## Task prompt
Each entry must be printed again without a single change.

>>>

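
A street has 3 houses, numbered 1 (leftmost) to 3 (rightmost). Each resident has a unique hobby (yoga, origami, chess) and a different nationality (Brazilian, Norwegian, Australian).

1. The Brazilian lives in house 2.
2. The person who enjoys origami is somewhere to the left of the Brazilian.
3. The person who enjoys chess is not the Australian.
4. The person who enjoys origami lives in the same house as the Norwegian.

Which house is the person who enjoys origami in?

1

From clue 1, the Brazilian must be in house 2.
From clue 2, the person who enjoys origami must be in house 1.
From clue 4, the Norwegian must be in house 1.
That leaves Australian as the nationality for house 3.
From clue 3, the person who enjoys chess must be in house 2.
That leaves yoga as the hobby for house 3.
So: house 1 = origami/Norwegian, house 2 = chess/Brazilian, house 3 = yoga/Australian.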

<<<

## Output of the task
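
A street has 3 houses, numbered 1 (leftmost) to 3 (rightmost). Each resident has a unique hobby (yoga, origami, chess) and a different nationality (Brazilian, Norwegian, Australian).

1. The Brazilian lives in house 2.
2. The person who enjoys origami is somewhere to the left of the Brazilian.
3. The person who enjoys chess is not the Australian.
4. The person who enjoys origami lives in the same house as the Norwegian.

Which house is the person who enjoys origami in?

1

From clue 1, the Brazilian must be in house 2.
From clue 2, the person who enjoys origami must be in house 1.
From clue 4, the Norwegian must be in house 1.
That leaves Australian as the nationality for house 3.
From clue 3, the person who enjoys chess must be in house 2.
That leaves yoga as the hobby for house 3.
So: house 1 = origami/Norwegian, house 2 = chess/Brazilian, house 3 = yoga/Australian.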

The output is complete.